### EXERCISE PROMPT:
Repeat the records. Leave nothing out.

*** PROVIDED DATA Section Begins ***

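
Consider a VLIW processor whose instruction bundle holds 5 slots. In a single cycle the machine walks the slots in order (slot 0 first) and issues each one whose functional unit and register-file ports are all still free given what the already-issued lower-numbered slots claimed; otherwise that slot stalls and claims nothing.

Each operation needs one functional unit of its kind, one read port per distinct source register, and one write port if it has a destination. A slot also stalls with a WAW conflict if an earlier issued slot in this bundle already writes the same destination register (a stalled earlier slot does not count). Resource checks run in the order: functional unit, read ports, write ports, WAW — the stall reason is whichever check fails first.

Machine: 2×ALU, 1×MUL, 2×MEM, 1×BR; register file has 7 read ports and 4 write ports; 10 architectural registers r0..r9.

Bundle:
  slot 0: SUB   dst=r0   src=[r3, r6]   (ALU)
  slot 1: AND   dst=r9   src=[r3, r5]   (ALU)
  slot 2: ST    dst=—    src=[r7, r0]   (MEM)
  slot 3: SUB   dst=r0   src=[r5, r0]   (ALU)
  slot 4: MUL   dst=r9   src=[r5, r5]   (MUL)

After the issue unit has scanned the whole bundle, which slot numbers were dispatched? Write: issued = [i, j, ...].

issued = [0, 1, 2]

slot 0 (ALU): ISSUE — free A1,Mu1,Ld2,B1 rp5 wp3
slot 1 (ALU): ISSUE — free A0,Mu1,Ld2,B1 rp3 wp2
slot 2 (MEM): ISSUE — free A0,Mu1,Ld1,B1 rp1 wp2
slot 3 (ALU): stall FU — free A0,Mu1,Ld1,B1 rp1 wp2
slot 4 (MUL): stall WAW — free A0,Mu1,Ld1,B1 rp1 wp2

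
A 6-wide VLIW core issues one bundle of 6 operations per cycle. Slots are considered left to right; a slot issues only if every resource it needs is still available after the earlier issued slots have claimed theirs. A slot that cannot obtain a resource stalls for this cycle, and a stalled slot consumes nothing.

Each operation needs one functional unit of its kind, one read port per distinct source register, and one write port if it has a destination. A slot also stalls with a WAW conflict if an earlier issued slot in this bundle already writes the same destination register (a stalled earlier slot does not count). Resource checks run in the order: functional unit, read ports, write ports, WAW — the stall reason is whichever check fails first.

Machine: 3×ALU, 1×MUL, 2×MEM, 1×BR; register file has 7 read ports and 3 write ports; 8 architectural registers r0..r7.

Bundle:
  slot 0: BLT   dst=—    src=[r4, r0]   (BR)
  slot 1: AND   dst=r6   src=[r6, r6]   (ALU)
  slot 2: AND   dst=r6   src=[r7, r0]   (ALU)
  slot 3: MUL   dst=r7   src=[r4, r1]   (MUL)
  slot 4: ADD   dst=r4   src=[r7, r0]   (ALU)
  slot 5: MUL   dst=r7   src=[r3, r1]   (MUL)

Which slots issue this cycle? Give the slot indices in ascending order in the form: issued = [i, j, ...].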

*** PROVIDED DATA Section Ends ***

### ANSWER TO THIS PROBLEM:
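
Consider a VLIW processor whose instruction bundle holds 5 slots. In a single cycle the machine walks the slots in order (slot 0 first) and issues each one whose functional unit and register-file ports are all still free given what the already-issued lower-numbered slots claimed; otherwise that slot stalls and claims nothing.

Each operation needs one functional unit of its kind, one read port per distinct source register, and one write port if it has a destination. A slot also stalls with a WAW conflict if an earlier issued slot in this bundle already writes the same destination register (a stalled earlier slot does not count). Resource checks run in the order: functional unit, read ports, write ports, WAW — the stall reason is whichever check fails first.

Machine: 2×ALU, 1×MUL, 2×MEM, 1×BR; register file has 7 read ports and 4 write ports; 10 architectural registers r0..r9.

Bundle:
  slot 0: SUB   dst=r0   src=[r3, r6]   (ALU)
  slot 1: AND   dst=r9   src=[r3, r5]   (ALU)
  slot 2: ST    dst=—    src=[r7, r0]   (MEM)
  slot 3: SUB   dst=r0   src=[r5, r0]   (ALU)
  slot 4: MUL   dst=r9   src=[r5, r5]   (MUL)

After the issue unit has scanned the whole bundle, which slot numbers were dispatched? Write: issued = [i, j, ...].

issued = [0, 1, 2]

slot 0 (ALU): ISSUE — free A1,Mu1,Ld2,B1 rp5 wp3
slot 1 (ALU): ISSUE — free A0,Mu1,Ld2,B1 rp3 wp2
slot 2 (MEM): ISSUE — free A0,Mu1,Ld1,B1 rp1 wp2
slot 3 (ALU): stall FU — free A0,Mu1,Ld1,B1 rp1 wp2
slot 4 (MUL): stall WAW — free A0,Mu1,Ld1,B1 rp1 wp2

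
A 6-wide VLIW core issues one bundle of 6 operations per cycle. Slots are considered left to right; a slot issues only if every resource it needs is still available after the earlier issued slots have claimed theirs. A slot that cannot obtain a resource stalls for this cycle, and a stalled slot consumes nothing.

Each operation needs one functional unit of its kind, one read port per distinct source register, and one write port if it has a destination. A slot also stalls with a WAW conflict if an earlier issued slot in this bundle already writes the same destination register (a stalled earlier slot does not count). Resource checks run in the order: functional unit, read ports, write ports, WAW — the stall reason is whichever check fails first.

Machine: 3×ALU, 1×MUL, 2×MEM, 1×BR; register file has 7 read ports and 3 write ports; 8 architectural registers r0..r7.

Bundle:
  slot 0: BLT   dst=—    src=[r4, r0]   (BR)
  slot 1: AND   dst=r6   src=[r6, r6]   (ALU)
  slot 2: AND   dst=r6   src=[r7, r0]   (ALU)
  slot 3: MUL   dst=r7   src=[r4, r1]   (MUL)
  slot 4: ADD   dst=r4   src=[r7, r0]   (ALU)
  slot 5: MUL   dst=r7   src=[r3, r1]   (MUL)

Which slots issue this cycle? Give the slot indices in ascending order in the form: issued = [i, j, ...].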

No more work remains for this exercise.